**WHAT TO PRODUCE:**
Lines to restate from the data below: from the one containing "How many respondents" to the one containing "In a program-uptake", both included. Give them again exactly, and only them.

▼▼▼

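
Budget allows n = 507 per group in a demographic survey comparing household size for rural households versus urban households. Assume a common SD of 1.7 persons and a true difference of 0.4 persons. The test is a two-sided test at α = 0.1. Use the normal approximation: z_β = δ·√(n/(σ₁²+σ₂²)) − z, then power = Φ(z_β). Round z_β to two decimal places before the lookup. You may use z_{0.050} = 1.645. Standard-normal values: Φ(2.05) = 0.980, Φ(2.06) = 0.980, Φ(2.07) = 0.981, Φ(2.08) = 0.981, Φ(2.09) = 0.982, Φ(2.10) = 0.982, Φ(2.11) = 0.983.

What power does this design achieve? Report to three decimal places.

z_β = δ·√(n/(σ₁²+σ₂²)) − z_{α/2}
    = 0.4 · √(507/5.78) − 1.645
    = 0.4 · 9.36570 − 1.645
    = 3.7463 − 1.645 = 2.1013 → 2.10
Power = Φ(2.10) = 0.982.

Power ≈ 0.982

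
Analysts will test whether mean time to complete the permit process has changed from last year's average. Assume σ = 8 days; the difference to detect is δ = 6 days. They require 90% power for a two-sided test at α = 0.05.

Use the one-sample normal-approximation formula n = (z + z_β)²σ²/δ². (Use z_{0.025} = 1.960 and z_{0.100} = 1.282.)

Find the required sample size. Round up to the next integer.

n = (z_{α/2} + z_β)² · σ² / δ²
  = (1.960 + 1.282)² · 8² / 6²
  = 10.5106 · 64 / 36
  = 18.69
Round up → n = 19.

n = 19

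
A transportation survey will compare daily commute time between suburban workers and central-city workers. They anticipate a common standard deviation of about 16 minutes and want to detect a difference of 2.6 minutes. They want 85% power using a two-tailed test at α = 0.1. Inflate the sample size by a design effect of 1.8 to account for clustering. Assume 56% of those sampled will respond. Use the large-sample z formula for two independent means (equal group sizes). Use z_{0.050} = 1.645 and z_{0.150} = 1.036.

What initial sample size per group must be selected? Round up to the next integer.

n = 1750 per group

n = (z_{α/2} + z_β)² · (σ₁² + σ₂²) / δ²
  = (1.645 + 1.036)² · (2·16² = 512) / 2.6²
  = 7.1878 · 512 / 6.76
  = 544.40
Design effect: 1.8 × 544.40 = 979.92.
Adjust for 56% response: 979.92 / 0.56 = 1749.85.
Round up → n = 1750 per group.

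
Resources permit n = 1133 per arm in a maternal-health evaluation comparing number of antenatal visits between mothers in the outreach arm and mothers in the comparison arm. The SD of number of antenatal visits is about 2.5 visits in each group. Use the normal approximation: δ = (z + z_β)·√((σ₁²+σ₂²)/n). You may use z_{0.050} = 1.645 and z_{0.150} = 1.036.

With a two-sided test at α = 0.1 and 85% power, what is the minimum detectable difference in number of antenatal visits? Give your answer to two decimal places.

Minimum detectable difference ≈ 0.28 visits

δ = (z_{α/2} + z_β) · √((σ₁²+σ₂²)/n)
  = (1.645 + 1.036) · √(12.5/1133)
  = 2.681 · √0.01103
  = 2.681 · 0.1050
  = 0.2816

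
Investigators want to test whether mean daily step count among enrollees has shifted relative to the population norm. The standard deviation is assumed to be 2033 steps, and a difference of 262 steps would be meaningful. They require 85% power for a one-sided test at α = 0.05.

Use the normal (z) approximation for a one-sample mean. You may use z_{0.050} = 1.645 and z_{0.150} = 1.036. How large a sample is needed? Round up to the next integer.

n = 433

n = (z_α + z_β)² · σ² / δ²
  = (1.645 + 1.036)² · 2033² / 262²
  = 7.1878 · 4133089 / 68644
  = 432.78
Round up → n = 433.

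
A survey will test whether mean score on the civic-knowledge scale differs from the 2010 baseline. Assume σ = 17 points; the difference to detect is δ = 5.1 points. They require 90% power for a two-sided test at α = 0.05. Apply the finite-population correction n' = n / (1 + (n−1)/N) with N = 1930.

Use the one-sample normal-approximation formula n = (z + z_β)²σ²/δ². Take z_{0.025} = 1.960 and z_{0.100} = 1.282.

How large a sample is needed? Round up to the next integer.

n = (z_{α/2} + z_β)² · σ² / δ²
  = (1.960 + 1.282)² · 17² / 5.1²
  = 10.5106 · 289 / 26.01
  = 116.78
Finite-population correction (N = 1930): 116.78 / (1 + (116.78 − 1)/1930) = 110.17.
Round up → n = 111.

n = 111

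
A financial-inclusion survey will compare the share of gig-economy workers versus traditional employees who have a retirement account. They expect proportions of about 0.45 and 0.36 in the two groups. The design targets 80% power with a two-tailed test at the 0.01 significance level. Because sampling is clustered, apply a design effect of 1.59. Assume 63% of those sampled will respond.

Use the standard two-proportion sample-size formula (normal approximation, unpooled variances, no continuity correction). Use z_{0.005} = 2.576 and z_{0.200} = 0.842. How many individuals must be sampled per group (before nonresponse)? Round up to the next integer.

n = (z_{α/2} + z_β)² · [p₁(1−p₁) + p₂(1−p₂)] / (p₁ − p₂)²
  = (2.576 + 0.842)² · (0.45·0.55 + 0.36·0.64) / (0.09)²
  = (3.418)² · (0.2475 + 0.2304) / 0.0081
  = 11.6827 · 0.4779 / 0.0081
  = 689.28
Design effect: 1.59 × 689.28 = 1095.96.
Adjust for 63% response: 1095.96 / 0.63 = 1739.61.
Round up → n = 1740 per group.

n = 1740 per group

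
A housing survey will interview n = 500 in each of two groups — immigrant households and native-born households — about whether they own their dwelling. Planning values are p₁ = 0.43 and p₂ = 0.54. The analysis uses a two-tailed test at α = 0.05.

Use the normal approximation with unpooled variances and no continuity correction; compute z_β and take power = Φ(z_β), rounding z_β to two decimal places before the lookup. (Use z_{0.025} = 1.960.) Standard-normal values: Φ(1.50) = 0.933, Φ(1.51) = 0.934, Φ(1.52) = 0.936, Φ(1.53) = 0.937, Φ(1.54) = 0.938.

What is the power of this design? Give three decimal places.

z_β = |p₁−p₂|·√(n/[p₁q₁+p₂q₂]) − z_{α/2}
    = 0.11 · √(500/0.4935) − 1.960
    = 0.11 · 31.8304 − 1.960
    = 3.5013 − 1.960 = 1.5413 → 1.54
Power = Φ(1.54) = 0.938.

Power ≈ 0.938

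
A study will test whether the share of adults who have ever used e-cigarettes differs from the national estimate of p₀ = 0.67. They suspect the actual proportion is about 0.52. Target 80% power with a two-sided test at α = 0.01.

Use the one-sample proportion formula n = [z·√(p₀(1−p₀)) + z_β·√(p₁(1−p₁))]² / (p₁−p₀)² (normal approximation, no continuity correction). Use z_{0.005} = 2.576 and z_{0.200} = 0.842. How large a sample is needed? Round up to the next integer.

n = [z_{α/2}·√(p₀q₀) + z_β·√(p₁q₁)]² / (p₁ − p₀)²
  = [2.576·√(0.67·0.33) + 0.842·√(0.52·0.48)]² / (-0.15)²
  = [2.576·0.4702 + 0.842·0.4996]² / 0.0225
  = [1.6319]² / 0.0225
  = 118.36
Round up → n = 119.

n = 119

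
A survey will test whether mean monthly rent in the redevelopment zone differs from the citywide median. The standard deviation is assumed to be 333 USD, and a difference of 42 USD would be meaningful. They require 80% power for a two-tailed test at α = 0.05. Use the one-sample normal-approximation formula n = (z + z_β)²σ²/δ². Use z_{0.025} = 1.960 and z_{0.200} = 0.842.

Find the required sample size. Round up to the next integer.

n = (z_{α/2} + z_β)² · σ² / δ²
  = (1.960 + 0.842)² · 333² / 42²
  = 7.8512 · 110889 / 1764
  = 493.54
Round up → n = 494.

n = 494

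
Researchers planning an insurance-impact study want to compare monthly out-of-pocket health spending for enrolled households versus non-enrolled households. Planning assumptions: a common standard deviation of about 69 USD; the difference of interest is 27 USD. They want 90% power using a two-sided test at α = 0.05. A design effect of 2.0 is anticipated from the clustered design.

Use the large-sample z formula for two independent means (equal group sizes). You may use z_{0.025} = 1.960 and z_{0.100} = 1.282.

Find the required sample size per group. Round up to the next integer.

n = (z_{α/2} + z_β)² · (σ₁² + σ₂²) / δ²
  = (1.960 + 1.282)² · (2·69² = 9522) / 27²
  = 10.5106 · 9522 / 729
  = 137.29
Design effect: 2.0 × 137.29 = 274.57.
Round up → n = 275 per group.

n = 275 per group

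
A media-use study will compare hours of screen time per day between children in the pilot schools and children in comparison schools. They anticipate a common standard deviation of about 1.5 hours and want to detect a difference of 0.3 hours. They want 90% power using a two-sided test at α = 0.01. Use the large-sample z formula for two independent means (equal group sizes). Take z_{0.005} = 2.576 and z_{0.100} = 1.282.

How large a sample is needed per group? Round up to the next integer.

n = (z_{α/2} + z_β)² · (σ₁² + σ₂²) / δ²
  = (2.576 + 1.282)² · (2·1.5² = 4.5) / 0.3²
  = 14.8842 · 4.5 / 0.09
  = 744.21
Round up → n = 745 per group.

n = 745 per group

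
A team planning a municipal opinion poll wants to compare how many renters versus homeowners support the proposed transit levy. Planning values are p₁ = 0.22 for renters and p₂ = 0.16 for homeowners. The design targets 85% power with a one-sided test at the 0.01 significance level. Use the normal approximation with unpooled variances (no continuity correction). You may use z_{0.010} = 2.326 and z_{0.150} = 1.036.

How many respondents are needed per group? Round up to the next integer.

n = 961 per group

n = (z_α + z_β)² · [p₁(1−p₁) + p₂(1−p₂)] / (p₁ − p₂)²
  = (2.326 + 1.036)² · (0.22·0.78 + 0.16·0.84) / (0.06)²
  = (3.362)² · (0.1716 + 0.1344) / 0.0036
  = 11.3030 · 0.3060 / 0.0036
  = 960.76
Round up → n = 961 per group.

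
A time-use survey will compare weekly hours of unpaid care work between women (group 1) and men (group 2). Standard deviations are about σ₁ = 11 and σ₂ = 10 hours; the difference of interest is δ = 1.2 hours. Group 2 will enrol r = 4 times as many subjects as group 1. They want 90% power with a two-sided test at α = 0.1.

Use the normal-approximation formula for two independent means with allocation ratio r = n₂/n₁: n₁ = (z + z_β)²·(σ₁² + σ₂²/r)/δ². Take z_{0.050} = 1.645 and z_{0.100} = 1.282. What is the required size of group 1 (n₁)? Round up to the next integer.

n₁ = 869

n₁ = (z_{α/2} + z_β)² · (σ₁² + σ₂²/r) / δ²
   = (1.645 + 1.282)² · (11² + 10²/4) / 1.2²
   = 8.5673 · (121 + 25) / 1.44
   = 8.5673 · 146 / 1.44
   = 868.63
Round up → n₁ = 869; n₂ = r·n₁ = 4 × 869 = 3476.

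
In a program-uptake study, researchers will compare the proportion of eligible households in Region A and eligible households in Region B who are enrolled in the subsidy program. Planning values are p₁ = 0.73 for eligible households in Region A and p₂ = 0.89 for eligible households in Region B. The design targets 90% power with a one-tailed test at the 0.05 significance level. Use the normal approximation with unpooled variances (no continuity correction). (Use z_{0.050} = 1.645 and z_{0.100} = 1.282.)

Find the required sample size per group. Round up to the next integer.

n = 99 per group

n = (z_α + z_β)² · [p₁(1−p₁) + p₂(1−p₂)] / (p₁ − p₂)²
  = (1.645 + 1.282)² · (0.73·0.27 + 0.89·0.11) / (-0.16)²
  = (2.927)² · (0.1971 + 0.0979) / 0.0256
  = 8.5673 · 0.2950 / 0.0256
  = 98.73
Round up → n = 99 per group.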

▲▲▲

**SOLUTION BELOW:**
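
How many respondents are needed per group? Round up to the next integer.

n = 961 per group

n = (z_α + z_β)² · [p₁(1−p₁) + p₂(1−p₂)] / (p₁ − p₂)²
  = (2.326 + 1.036)² · (0.22·0.78 + 0.16·0.84) / (0.06)²
  = (3.362)² · (0.1716 + 0.1344) / 0.0036
  = 11.3030 · 0.3060 / 0.0036
  = 960.76
Round up → n = 961 per group.

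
A time-use survey will compare weekly hours of unpaid care work between women (group 1) and men (group 2). Standard deviations are about σ₁ = 11 and σ₂ = 10 hours; the difference of interest is δ = 1.2 hours. Group 2 will enrol r = 4 times as many subjects as group 1. They want 90% power with a two-sided test at α = 0.1.

Use the normal-approximation formula for two independent means with allocation ratio r = n₂/n₁: n₁ = (z + z_β)²·(σ₁² + σ₂²/r)/δ². Take z_{0.050} = 1.645 and z_{0.100} = 1.282. What is the required size of group 1 (n₁)? Round up to the next integer.

n₁ = 869

n₁ = (z_{α/2} + z_β)² · (σ₁² + σ₂²/r) / δ²
   = (1.645 + 1.282)² · (11² + 10²/4) / 1.2²
   = 8.5673 · (121 + 25) / 1.44
   = 8.5673 · 146 / 1.44
   = 868.63
Round up → n₁ = 869; n₂ = r·n₁ = 4 × 869 = 3476.

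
In a program-uptake study, researchers will compare the proportion of eligible households in Region A and eligible households in Region B who are enrolled in the subsidy program. Planning values are p₁ = 0.73 for eligible households in Region A and p₂ = 0.89 for eligible households in Region B. The design targets 90% power with a one-tailed test at the 0.05 significance level. Use the normal approximation with unpooled variances (no continuity correction). (Use z_{0.050} = 1.645 and z_{0.100} = 1.282.)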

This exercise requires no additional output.